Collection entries
Segment Open

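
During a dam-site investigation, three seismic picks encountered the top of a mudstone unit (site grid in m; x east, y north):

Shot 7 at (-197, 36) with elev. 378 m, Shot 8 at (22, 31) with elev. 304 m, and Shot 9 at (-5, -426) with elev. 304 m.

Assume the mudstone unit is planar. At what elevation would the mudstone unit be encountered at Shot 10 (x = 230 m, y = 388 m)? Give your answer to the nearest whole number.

241 m

Two edge vectors: Shot 7→Shot 8 = (219, -5, -74), Shot 7→Shot 9 = (192, -462, -74).
Normal n = (Shot 7→Shot 8) × (Shot 7→Shot 9) = (-33818, 1998, -100218).
So ∂z/∂x = −n_x/n_z = −0.33744 and ∂z/∂y = −n_y/n_z = 0.01994.
Intercept c from Shot 7: 378 − 66.48 − 0.72 = 310.81.
At (230, 388): z = −77.6 + 7.7 + 310.81 = 240.9 m.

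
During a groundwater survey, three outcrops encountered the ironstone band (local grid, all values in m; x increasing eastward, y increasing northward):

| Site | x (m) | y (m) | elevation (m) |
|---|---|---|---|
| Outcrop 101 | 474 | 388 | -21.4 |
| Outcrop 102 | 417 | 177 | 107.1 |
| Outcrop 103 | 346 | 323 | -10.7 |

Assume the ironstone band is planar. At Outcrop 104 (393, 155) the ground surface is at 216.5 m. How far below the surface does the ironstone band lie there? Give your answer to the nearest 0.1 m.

100.7 m

Let the plane be z = a·x + b·y + c.
Outcrop 102−Outcrop 101: −57a − 211b = 128.5;  Outcrop 103−Outcrop 101: −128a − 65b = 10.7.
Solving gives a = 0.26155, b = −0.67966.
Then c = -21.4 − a·474 − b·388 = 118.34.
At (393, 155): z_contact = 102.79 − 105.35 + 118.34 = 115.78 m.
Depth below ground = 216.5 − 115.78 = 100.7 m.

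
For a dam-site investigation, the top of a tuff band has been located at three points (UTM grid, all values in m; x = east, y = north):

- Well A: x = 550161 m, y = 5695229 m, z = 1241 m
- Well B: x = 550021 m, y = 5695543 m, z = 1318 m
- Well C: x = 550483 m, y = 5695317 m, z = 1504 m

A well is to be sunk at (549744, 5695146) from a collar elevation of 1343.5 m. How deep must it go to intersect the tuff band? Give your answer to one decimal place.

Two edge vectors: Well A→Well B = (-140, 314, 77), Well A→Well C = (322, 88, 263).
Normal n = (Well A→Well B) × (Well A→Well C) = (75806, 61614, -113428).
So ∂z/∂x = −n_x/n_z = 0.668318228 and ∂z/∂y = −n_y/n_z = 0.543199210.
Intercept c from Well A: 1241 − 367682.62 − 3093643.89 = −3460085.52.
At (549744, 5695146): z_contact = 367403.94 + 3093598.81 − 3460085.52 = 917.23 m.
Depth below ground = 1343.5 − 917.23 = 426.3 m.

426.3 m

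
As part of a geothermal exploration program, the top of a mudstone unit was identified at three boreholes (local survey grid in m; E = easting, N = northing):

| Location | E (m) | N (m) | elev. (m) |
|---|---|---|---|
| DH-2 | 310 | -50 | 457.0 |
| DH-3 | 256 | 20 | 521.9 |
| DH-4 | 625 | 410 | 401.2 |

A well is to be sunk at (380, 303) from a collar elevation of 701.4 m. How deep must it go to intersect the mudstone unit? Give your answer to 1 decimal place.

163.6 m

Two edge vectors: DH-2→DH-3 = (-54, 70, 64.9), DH-2→DH-4 = (315, 460, -55.8).
Normal n = (DH-2→DH-3) × (DH-2→DH-4) = (-33760, 17430.3, -46890).
So ∂z/∂E = −n_x/n_z = −0.71998 and ∂z/∂N = −n_y/n_z = 0.37173.
Intercept c from DH-2: 457 + 223.19 + 18.59 = 698.78.
At (380, 303): z_contact = −273.59 + 112.63 + 698.78 = 537.82 m.
Depth below ground = 701.4 − 537.82 = 163.6 m.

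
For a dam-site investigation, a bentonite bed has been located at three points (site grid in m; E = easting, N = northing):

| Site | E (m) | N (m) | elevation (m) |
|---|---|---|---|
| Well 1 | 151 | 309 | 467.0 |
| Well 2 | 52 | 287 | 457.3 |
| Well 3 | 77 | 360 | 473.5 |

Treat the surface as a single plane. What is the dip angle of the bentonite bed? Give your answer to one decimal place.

11.9°

Two edge vectors: Well 1→Well 2 = (-99, -22, -9.7), Well 1→Well 3 = (-74, 51, 6.5).
Normal n = (Well 1→Well 2) × (Well 1→Well 3) = (351.7, 1361.3, -6677).
So ∂z/∂E = −n_x/n_z = 0.05267 and ∂z/∂N = −n_y/n_z = 0.20388.
Gradient magnitude |∇z| = √(a² + b²) = √(0.00277 + 0.04157) = 0.21057.
True dip = arctan(0.21057) = 11.9°, dipping toward SSW (azimuth ≈ 194°).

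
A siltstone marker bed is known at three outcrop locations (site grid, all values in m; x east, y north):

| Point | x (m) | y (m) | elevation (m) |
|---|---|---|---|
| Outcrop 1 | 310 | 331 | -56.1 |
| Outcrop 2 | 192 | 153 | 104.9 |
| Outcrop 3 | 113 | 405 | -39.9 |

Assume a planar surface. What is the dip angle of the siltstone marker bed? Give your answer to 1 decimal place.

37.2°

Two edge vectors: Outcrop 1→Outcrop 2 = (-118, -178, 161), Outcrop 1→Outcrop 3 = (-197, 74, 16.2).
Normal n = (Outcrop 1→Outcrop 2) × (Outcrop 1→Outcrop 3) = (-14797.6, -29805.4, -43798).
So ∂z/∂x = −n_x/n_z = −0.33786 and ∂z/∂y = −n_y/n_z = −0.68052.
Gradient magnitude |∇z| = √(a² + b²) = √(0.11415 + 0.46311) = 0.75977.
True dip = arctan(0.75977) = 37.2°, dipping toward NNE (azimuth ≈ 026°).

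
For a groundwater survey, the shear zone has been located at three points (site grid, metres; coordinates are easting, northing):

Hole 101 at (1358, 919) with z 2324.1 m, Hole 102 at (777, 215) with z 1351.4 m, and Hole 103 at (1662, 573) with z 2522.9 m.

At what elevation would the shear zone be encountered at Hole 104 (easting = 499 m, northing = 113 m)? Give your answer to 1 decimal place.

987.9 m

Two edge vectors: Hole 101→Hole 102 = (-581, -704, -972.7), Hole 101→Hole 103 = (304, -346, 198.8).
Normal n = (Hole 101→Hole 102) × (Hole 101→Hole 103) = (-476509.4, -180198, 415042).
So ∂z/∂easting = −n_x/n_z = 1.148099 and ∂z/∂northing = −n_y/n_z = 0.434168.
Intercept c from Hole 101: 2324.1 − 1559.12 − 399.00 = 365.98.
At (499, 113): z = 572.9 + 49.1 + 365.98 = 987.9 m.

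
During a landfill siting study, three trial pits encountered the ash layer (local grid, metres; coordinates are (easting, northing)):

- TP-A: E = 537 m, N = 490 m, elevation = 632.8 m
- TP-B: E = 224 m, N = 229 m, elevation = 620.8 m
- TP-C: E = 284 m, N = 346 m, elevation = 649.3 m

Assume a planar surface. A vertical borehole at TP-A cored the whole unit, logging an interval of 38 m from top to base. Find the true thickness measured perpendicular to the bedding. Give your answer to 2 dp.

34.18 m

Two edge vectors: TP-A→TP-B = (-313, -261, -12), TP-A→TP-C = (-253, -144, 16.5).
Normal n = (TP-A→TP-B) × (TP-A→TP-C) = (-6034.5, 8200.5, -20961).
So ∂z/∂E = −n_x/n_z = −0.28789 and ∂z/∂N = −n_y/n_z = 0.39123.
|∇z| = √(a²+b²) = 0.48574, so dip δ = arctan(0.48574) = 25.91°.
True thickness = vertical thickness × cos δ = 38 × cos 25.91° = 34.18 m.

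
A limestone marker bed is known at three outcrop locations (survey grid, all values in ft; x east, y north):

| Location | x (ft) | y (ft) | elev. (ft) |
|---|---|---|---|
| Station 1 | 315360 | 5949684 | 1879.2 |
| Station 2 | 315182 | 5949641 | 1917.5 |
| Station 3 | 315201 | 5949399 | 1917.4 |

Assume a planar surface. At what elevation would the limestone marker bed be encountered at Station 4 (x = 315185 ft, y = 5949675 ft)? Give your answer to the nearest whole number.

1916 ft

Two edge vectors: Station 1→Station 2 = (-178, -43, 38.3), Station 1→Station 3 = (-159, -285, 38.2).
Normal n = (Station 1→Station 2) × (Station 1→Station 3) = (9272.9, 709.9, 43893).
So ∂z/∂x = −n_x/n_z = −0.21126148 and ∂z/∂y = −n_y/n_z = −0.01617342.
Intercept c from Station 1: 1879.2 + 66623.42 + 96226.75 = 164729.37.
At (315185, 5949675): z = −66586.4 − 96226.6 + 164729.37 = 1916.3 ft.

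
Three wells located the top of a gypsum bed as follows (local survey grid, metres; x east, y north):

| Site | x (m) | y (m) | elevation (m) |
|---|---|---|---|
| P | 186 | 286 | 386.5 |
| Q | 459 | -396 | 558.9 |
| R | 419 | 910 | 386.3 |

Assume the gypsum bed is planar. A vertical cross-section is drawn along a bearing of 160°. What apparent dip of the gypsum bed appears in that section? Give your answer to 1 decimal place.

12.8°

Two edge vectors: P→Q = (273, -682, 172.4), P→R = (233, 624, -0.2).
Normal n = (P→Q) × (P→R) = (-107441.2, 40223.8, 329258).
So ∂z/∂x = −n_x/n_z = 0.32631 and ∂z/∂y = −n_y/n_z = −0.12216.
Unit vector along 160° is (sin 160°, cos 160°) = (0.3420, -0.9397).
Slope in that direction = a·(0.3420) + b·(-0.9397) = 0.22640.
Apparent dip = arctan|0.22640| = 12.8° (true dip is 19.2°, so apparent ≤ true as expected).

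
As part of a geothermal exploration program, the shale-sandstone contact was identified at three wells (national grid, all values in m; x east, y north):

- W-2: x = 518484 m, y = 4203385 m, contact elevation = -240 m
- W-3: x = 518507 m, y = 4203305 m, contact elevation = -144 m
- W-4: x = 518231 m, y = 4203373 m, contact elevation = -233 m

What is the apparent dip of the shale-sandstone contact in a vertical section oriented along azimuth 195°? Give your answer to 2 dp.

48.83°

Let the plane be z = a·x + b·y + c.
W-3−W-2: 23a − 80b = 96;  W-4−W-2: −253a − 12b = 7.
Solving gives a = 0.02886, b = −1.19170.
Unit vector along 195° is (sin 195°, cos 195°) = (-0.2588, -0.9659).
Slope in that direction = a·(-0.2588) + b·(-0.9659) = 1.14363.
Apparent dip = arctan|1.14363| = 48.83° (true dip is 50.0°, so apparent ≤ true as expected).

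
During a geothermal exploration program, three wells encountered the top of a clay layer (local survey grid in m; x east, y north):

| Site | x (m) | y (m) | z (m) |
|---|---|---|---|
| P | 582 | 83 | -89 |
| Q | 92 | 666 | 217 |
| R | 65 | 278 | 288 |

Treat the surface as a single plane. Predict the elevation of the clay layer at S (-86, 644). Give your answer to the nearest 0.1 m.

358.3 m

Two edge vectors: P→Q = (-490, 583, 306), P→R = (-517, 195, 377).
Normal n = (P→Q) × (P→R) = (160121, 26528, 205861).
So ∂z/∂x = −n_x/n_z = −0.77781 and ∂z/∂y = −n_y/n_z = −0.12886.
Intercept c from P: -89 + 452.69 + 10.70 = 374.38.
At (-86, 644): z = 66.9 − 83.0 + 374.38 = 358.3 m.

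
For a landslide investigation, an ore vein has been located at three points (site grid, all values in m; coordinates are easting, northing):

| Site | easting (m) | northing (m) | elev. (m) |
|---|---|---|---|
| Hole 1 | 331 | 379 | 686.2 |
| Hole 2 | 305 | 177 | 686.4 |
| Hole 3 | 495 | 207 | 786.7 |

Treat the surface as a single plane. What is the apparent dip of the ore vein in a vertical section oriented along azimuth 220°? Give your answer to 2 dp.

16.31°

Let the plane be z = a·easting + b·northing + c.
Hole 2−Hole 1: −26a − 202b = 0.2;  Hole 3−Hole 1: 164a − 172b = 100.5.
Solving gives a = 0.53901, b = −0.07037.
Unit vector along 220° is (sin 220°, cos 220°) = (-0.6428, -0.7660).
Slope in that direction = a·(-0.6428) + b·(-0.7660) = −0.29256.
Apparent dip = arctan|0.29256| = 16.31° (true dip is 28.5°, so apparent ≤ true as expected).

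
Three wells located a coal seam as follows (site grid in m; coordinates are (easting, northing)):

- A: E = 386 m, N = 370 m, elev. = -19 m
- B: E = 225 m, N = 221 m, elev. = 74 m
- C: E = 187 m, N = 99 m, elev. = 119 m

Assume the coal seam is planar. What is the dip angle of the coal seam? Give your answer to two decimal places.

23.03°

Two edge vectors: A→B = (-161, -149, 93), A→C = (-199, -271, 138).
Normal n = (A→B) × (A→C) = (4641, 3711, 13980).
So ∂z/∂E = −n_x/n_z = −0.33197 and ∂z/∂N = −n_y/n_z = −0.26545.
Gradient magnitude |∇z| = √(a² + b²) = √(0.11021 + 0.07046) = 0.42505.
True dip = arctan(0.42505) = 23.03°, dipping toward NE (azimuth ≈ 051°).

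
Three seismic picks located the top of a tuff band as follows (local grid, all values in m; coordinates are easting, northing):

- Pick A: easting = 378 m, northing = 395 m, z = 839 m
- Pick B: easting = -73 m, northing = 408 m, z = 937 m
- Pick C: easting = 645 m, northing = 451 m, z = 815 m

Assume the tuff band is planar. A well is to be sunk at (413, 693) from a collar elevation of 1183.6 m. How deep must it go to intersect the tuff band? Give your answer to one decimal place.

Let the plane be z = a·easting + b·northing + c.
Pick B−Pick A: −451a + 13b = 98;  Pick C−Pick A: 267a + 56b = −24.
Solving gives a = −0.20190, b = 0.53406.
Then c = 839 − a·378 − b·395 = 704.36.
At (413, 693): z_contact = −83.38 + 370.10 + 704.36 = 991.08 m.
Depth below ground = 1183.6 − 991.08 = 192.5 m.

192.5 m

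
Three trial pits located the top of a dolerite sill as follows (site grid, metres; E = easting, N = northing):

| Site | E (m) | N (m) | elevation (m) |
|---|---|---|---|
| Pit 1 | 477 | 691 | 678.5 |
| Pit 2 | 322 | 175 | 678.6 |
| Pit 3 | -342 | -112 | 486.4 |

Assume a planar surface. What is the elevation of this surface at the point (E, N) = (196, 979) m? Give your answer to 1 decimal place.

Two edge vectors: Pit 1→Pit 2 = (-155, -516, 0.1), Pit 1→Pit 3 = (-819, -803, -192.1).
Normal n = (Pit 1→Pit 2) × (Pit 1→Pit 3) = (99203.9, -29857.4, -298139).
So ∂z/∂E = −n_x/n_z = 0.33274 and ∂z/∂N = −n_y/n_z = −0.10015.
Intercept c from Pit 1: 678.5 − 158.72 + 69.20 = 588.98.
At (196, 979): z = 65.2 − 98.0 + 588.98 = 556.2 m.

556.2 m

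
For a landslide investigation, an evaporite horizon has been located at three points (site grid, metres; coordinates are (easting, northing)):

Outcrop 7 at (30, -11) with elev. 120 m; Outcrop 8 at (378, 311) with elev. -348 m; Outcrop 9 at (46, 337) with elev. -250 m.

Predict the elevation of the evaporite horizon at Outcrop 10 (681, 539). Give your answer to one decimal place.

-700.7 m

Let the plane be z = a·E + b·N + c.
Outcrop 8−Outcrop 7: 348a + 322b = −468;  Outcrop 9−Outcrop 7: 16a + 348b = −370.
Solving gives a = −0.37709, b = −1.04588.
Then c = 120 − a·30 − b·-11 = 119.81.
At (681, 539): z = −256.8 − 563.7 + 119.81 = -700.7 m.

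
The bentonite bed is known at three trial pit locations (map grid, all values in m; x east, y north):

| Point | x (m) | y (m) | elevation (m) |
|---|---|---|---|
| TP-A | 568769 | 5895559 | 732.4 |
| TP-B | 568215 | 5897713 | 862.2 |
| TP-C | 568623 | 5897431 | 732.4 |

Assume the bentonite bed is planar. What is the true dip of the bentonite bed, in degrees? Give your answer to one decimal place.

18.6°

Two edge vectors: TP-A→TP-B = (-554, 2154, 129.8), TP-A→TP-C = (-146, 1872, 0).
Normal n = (TP-A→TP-B) × (TP-A→TP-C) = (-242985.6, -18950.8, -722604).
So ∂z/∂x = −n_x/n_z = −0.33626 and ∂z/∂y = −n_y/n_z = −0.02623.
Gradient magnitude |∇z| = √(a² + b²) = √(0.11307 + 0.00069) = 0.33728.
True dip = arctan(0.33728) = 18.6°, dipping toward E (azimuth ≈ 086°).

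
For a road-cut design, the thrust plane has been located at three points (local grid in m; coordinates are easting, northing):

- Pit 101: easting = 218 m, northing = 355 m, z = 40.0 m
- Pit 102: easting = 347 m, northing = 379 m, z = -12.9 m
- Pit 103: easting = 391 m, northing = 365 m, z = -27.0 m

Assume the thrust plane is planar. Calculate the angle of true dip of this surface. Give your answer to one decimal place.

Two edge vectors: Pit 101→Pit 102 = (129, 24, -52.9), Pit 101→Pit 103 = (173, 10, -67).
Normal n = (Pit 101→Pit 102) × (Pit 101→Pit 103) = (-1079, -508.7, -2862).
So ∂z/∂easting = −n_x/n_z = −0.37701 and ∂z/∂northing = −n_y/n_z = −0.17774.
Gradient magnitude |∇z| = √(a² + b²) = √(0.14214 + 0.03159) = 0.41681.
True dip = arctan(0.41681) = 22.6°, dipping toward ENE (azimuth ≈ 065°).

22.6°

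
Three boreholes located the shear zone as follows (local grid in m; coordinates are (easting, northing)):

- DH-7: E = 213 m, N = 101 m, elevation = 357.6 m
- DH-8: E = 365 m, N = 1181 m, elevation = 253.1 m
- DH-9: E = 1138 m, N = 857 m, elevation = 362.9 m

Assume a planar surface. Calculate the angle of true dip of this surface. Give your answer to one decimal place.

8.3°

Let the plane be z = a·E + b·N + c.
DH-8−DH-7: 152a + 1080b = −104.5;  DH-9−DH-7: 925a + 756b = 5.3.
Solving gives a = 0.09583, b = −0.11025.
Gradient magnitude |∇z| = √(a² + b²) = √(0.00918 + 0.01215) = 0.14608.
True dip = arctan(0.14608) = 8.3°, dipping toward NW (azimuth ≈ 319°).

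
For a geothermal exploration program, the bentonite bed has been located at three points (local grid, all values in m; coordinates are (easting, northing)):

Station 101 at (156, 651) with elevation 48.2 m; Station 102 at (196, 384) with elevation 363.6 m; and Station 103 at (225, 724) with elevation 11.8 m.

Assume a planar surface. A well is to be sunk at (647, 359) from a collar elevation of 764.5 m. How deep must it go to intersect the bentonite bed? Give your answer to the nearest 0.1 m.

92.5 m

Two edge vectors: Station 101→Station 102 = (40, -267, 315.4), Station 101→Station 103 = (69, 73, -36.4).
Normal n = (Station 101→Station 102) × (Station 101→Station 103) = (-13305.4, 23218.6, 21343).
So ∂z/∂E = −n_x/n_z = 0.62341 and ∂z/∂N = −n_y/n_z = −1.08788.
Intercept c from Station 101: 48.2 − 97.25 + 708.21 = 659.16.
At (647, 359): z_contact = 403.35 − 390.55 + 659.16 = 671.95 m.
Depth below ground = 764.5 − 671.95 = 92.5 m.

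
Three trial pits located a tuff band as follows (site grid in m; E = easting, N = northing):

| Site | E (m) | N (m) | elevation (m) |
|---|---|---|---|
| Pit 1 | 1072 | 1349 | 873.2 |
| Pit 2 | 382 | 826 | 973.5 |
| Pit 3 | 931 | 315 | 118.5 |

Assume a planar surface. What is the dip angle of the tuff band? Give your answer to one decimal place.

48.8°

Let the plane be z = a·E + b·N + c.
Pit 2−Pit 1: −690a − 523b = 100.3;  Pit 3−Pit 1: −141a − 1034b = −754.7.
Solving gives a = −0.77912, b = 0.83613.
Gradient magnitude |∇z| = √(a² + b²) = √(0.60703 + 0.69911) = 1.14287.
True dip = arctan(1.14287) = 48.8°, dipping toward SE (azimuth ≈ 137°).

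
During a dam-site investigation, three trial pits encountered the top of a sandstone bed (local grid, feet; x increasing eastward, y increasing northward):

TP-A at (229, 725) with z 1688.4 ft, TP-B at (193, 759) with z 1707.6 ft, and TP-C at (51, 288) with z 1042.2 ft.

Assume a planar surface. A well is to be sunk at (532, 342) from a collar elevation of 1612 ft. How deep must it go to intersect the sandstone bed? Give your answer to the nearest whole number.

204 ft

Let the plane be z = a·x + b·y + c.
TP-B−TP-A: −36a + 34b = 19.2;  TP-C−TP-A: −178a − 437b = −646.2.
Solving gives a = 0.62341, b = 1.22479.
Then c = 1688.4 − a·229 − b·725 = 657.67.
At (532, 342): z_contact = 331.7 + 418.9 + 657.67 = 1408.2 ft.
Depth below ground = 1612 − 1408.2 = 204 ft.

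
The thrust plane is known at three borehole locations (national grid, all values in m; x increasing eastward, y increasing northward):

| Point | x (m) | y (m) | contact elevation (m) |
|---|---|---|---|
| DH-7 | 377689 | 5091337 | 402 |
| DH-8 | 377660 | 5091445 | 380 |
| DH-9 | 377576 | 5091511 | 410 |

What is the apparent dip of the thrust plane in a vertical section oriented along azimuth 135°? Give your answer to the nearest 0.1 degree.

Let the plane be z = a·x + b·y + c.
DH-8−DH-7: −29a + 108b = −22;  DH-9−DH-7: −113a + 174b = 8.
Solving gives a = −0.65549, b = −0.37972.
Unit vector along 135° is (sin 135°, cos 135°) = (0.7071, -0.7071).
Slope in that direction = a·(0.7071) + b·(-0.7071) = −0.19500.
Apparent dip = arctan|0.19500| = 11.0° (true dip is 37.1°, so apparent ≤ true as expected).

11.0°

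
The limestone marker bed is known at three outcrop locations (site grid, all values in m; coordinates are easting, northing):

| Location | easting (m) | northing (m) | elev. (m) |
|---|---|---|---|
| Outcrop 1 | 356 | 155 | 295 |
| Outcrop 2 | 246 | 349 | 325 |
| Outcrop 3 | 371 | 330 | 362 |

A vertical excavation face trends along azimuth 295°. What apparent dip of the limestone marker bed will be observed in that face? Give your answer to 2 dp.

Let the plane be z = a·easting + b·northing + c.
Outcrop 2−Outcrop 1: −110a + 194b = 30;  Outcrop 3−Outcrop 1: 15a + 175b = 67.
Solving gives a = 0.34964, b = 0.35289.
Unit vector along 295° is (sin 295°, cos 295°) = (-0.9063, 0.4226).
Slope in that direction = a·(-0.9063) + b·(0.4226) = −0.16774.
Apparent dip = arctan|0.16774| = 9.52° (true dip is 26.4°, so apparent ≤ true as expected).

9.52°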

Segment Closed

Show all lines above containing "seismic".

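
During a dam-site investigation, three seismic picks encountered the top of a mudstone unit (site grid in m; x east, y north):
Three seismic picks located the top of a tuff band as follows (local grid, all values in m; coordinates are easting, northing):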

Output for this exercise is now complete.